Supplied data:
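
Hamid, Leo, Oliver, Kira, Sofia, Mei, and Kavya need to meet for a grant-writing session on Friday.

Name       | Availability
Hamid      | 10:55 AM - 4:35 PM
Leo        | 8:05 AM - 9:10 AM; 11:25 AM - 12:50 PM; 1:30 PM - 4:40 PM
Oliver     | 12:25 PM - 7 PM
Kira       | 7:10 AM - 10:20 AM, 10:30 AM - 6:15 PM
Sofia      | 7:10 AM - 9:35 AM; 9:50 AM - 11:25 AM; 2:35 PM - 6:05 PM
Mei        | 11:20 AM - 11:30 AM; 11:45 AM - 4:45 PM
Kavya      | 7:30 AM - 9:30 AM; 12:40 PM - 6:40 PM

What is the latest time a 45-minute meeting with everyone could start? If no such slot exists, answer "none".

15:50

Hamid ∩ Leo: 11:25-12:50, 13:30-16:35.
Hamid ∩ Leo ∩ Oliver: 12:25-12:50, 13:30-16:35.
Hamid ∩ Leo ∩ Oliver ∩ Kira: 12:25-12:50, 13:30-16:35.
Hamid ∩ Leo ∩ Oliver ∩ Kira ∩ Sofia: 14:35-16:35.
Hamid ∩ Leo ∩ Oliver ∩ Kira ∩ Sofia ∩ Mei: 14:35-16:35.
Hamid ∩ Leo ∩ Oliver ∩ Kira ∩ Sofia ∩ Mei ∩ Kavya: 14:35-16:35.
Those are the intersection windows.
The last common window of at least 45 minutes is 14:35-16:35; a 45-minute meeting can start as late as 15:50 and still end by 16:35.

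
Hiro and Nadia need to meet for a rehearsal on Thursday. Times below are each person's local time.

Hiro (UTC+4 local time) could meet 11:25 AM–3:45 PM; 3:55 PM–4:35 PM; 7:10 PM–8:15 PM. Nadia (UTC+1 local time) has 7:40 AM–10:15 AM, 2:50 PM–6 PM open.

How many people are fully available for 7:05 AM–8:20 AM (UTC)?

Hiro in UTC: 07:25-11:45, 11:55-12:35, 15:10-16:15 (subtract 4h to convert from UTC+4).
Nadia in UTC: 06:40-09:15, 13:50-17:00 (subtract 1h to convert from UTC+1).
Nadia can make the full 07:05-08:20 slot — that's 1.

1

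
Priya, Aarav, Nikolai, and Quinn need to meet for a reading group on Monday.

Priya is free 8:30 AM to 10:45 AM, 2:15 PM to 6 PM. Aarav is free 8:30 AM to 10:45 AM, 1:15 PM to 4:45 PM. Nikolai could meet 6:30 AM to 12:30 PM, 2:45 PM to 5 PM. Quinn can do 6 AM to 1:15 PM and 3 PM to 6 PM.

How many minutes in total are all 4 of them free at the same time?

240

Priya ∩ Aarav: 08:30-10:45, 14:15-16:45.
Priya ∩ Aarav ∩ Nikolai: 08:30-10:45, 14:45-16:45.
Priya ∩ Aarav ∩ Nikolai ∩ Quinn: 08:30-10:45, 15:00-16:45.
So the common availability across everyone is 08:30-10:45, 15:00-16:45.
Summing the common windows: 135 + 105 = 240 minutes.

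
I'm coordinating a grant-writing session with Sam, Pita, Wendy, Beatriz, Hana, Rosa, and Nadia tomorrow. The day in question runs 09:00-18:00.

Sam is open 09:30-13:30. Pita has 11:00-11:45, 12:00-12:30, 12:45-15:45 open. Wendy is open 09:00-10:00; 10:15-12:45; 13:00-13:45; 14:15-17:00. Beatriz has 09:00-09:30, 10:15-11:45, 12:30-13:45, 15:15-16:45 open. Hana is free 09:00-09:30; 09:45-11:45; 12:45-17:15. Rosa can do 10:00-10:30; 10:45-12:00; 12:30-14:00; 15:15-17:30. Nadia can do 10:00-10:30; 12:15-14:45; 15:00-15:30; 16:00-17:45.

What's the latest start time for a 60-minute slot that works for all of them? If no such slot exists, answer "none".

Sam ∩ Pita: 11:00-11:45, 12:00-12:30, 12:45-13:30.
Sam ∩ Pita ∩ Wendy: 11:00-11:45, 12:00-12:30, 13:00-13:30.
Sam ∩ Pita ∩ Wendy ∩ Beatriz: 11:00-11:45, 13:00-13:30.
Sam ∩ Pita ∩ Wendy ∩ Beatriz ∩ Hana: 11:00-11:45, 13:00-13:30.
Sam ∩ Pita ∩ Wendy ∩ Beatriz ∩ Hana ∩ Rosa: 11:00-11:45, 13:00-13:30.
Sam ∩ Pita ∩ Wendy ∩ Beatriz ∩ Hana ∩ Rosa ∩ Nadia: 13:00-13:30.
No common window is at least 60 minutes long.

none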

Instructions to follow:
Quote each line above in full, word for word.

Worked solution:
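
Hamid, Leo, Oliver, Kira, Sofia, Mei, and Kavya need to meet for a grant-writing session on Friday.

Name       | Availability
Hamid      | 10:55 AM - 4:35 PM
Leo        | 8:05 AM - 9:10 AM; 11:25 AM - 12:50 PM; 1:30 PM - 4:40 PM
Oliver     | 12:25 PM - 7 PM
Kira       | 7:10 AM - 10:20 AM, 10:30 AM - 6:15 PM
Sofia      | 7:10 AM - 9:35 AM; 9:50 AM - 11:25 AM; 2:35 PM - 6:05 PM
Mei        | 11:20 AM - 11:30 AM; 11:45 AM - 4:45 PM
Kavya      | 7:30 AM - 9:30 AM; 12:40 PM - 6:40 PM

What is the latest time a 45-minute meeting with everyone could start? If no such slot exists, answer "none".

15:50

Hamid ∩ Leo: 11:25-12:50, 13:30-16:35.
Hamid ∩ Leo ∩ Oliver: 12:25-12:50, 13:30-16:35.
Hamid ∩ Leo ∩ Oliver ∩ Kira: 12:25-12:50, 13:30-16:35.
Hamid ∩ Leo ∩ Oliver ∩ Kira ∩ Sofia: 14:35-16:35.
Hamid ∩ Leo ∩ Oliver ∩ Kira ∩ Sofia ∩ Mei: 14:35-16:35.
Hamid ∩ Leo ∩ Oliver ∩ Kira ∩ Sofia ∩ Mei ∩ Kavya: 14:35-16:35.
Those are the intersection windows.
The last common window of at least 45 minutes is 14:35-16:35; a 45-minute meeting can start as late as 15:50 and still end by 16:35.

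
Hiro and Nadia need to meet for a rehearsal on Thursday. Times below are each person's local time.

Hiro (UTC+4 local time) could meet 11:25 AM–3:45 PM; 3:55 PM–4:35 PM; 7:10 PM–8:15 PM. Nadia (UTC+1 local time) has 7:40 AM–10:15 AM, 2:50 PM–6 PM open.

How many people are fully available for 7:05 AM–8:20 AM (UTC)?

Hiro in UTC: 07:25-11:45, 11:55-12:35, 15:10-16:15 (subtract 4h to convert from UTC+4).
Nadia in UTC: 06:40-09:15, 13:50-17:00 (subtract 1h to convert from UTC+1).
Nadia can make the full 07:05-08:20 slot — that's 1.

1

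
Priya, Aarav, Nikolai, and Quinn need to meet for a reading group on Monday.

Priya is free 8:30 AM to 10:45 AM, 2:15 PM to 6 PM. Aarav is free 8:30 AM to 10:45 AM, 1:15 PM to 4:45 PM. Nikolai could meet 6:30 AM to 12:30 PM, 2:45 PM to 5 PM. Quinn can do 6 AM to 1:15 PM and 3 PM to 6 PM.

How many minutes in total are all 4 of them free at the same time?

240

Priya ∩ Aarav: 08:30-10:45, 14:15-16:45.
Priya ∩ Aarav ∩ Nikolai: 08:30-10:45, 14:45-16:45.
Priya ∩ Aarav ∩ Nikolai ∩ Quinn: 08:30-10:45, 15:00-16:45.
So the common availability across everyone is 08:30-10:45, 15:00-16:45.
Summing the common windows: 135 + 105 = 240 minutes.

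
I'm coordinating a grant-writing session with Sam, Pita, Wendy, Beatriz, Hana, Rosa, and Nadia tomorrow. The day in question runs 09:00-18:00.

Sam is open 09:30-13:30. Pita has 11:00-11:45, 12:00-12:30, 12:45-15:45 open. Wendy is open 09:00-10:00; 10:15-12:45; 13:00-13:45; 14:15-17:00. Beatriz has 09:00-09:30, 10:15-11:45, 12:30-13:45, 15:15-16:45 open. Hana is free 09:00-09:30; 09:45-11:45; 12:45-17:15. Rosa can do 10:00-10:30; 10:45-12:00; 12:30-14:00; 15:15-17:30. Nadia can do 10:00-10:30; 12:15-14:45; 15:00-15:30; 16:00-17:45.

What's the latest start time for a 60-minute slot that works for all of them? If no such slot exists, answer "none".

Sam ∩ Pita: 11:00-11:45, 12:00-12:30, 12:45-13:30.
Sam ∩ Pita ∩ Wendy: 11:00-11:45, 12:00-12:30, 13:00-13:30.
Sam ∩ Pita ∩ Wendy ∩ Beatriz: 11:00-11:45, 13:00-13:30.
Sam ∩ Pita ∩ Wendy ∩ Beatriz ∩ Hana: 11:00-11:45, 13:00-13:30.
Sam ∩ Pita ∩ Wendy ∩ Beatriz ∩ Hana ∩ Rosa: 11:00-11:45, 13:00-13:30.
Sam ∩ Pita ∩ Wendy ∩ Beatriz ∩ Hana ∩ Rosa ∩ Nadia: 13:00-13:30.
No common window is at least 60 minutes long.

none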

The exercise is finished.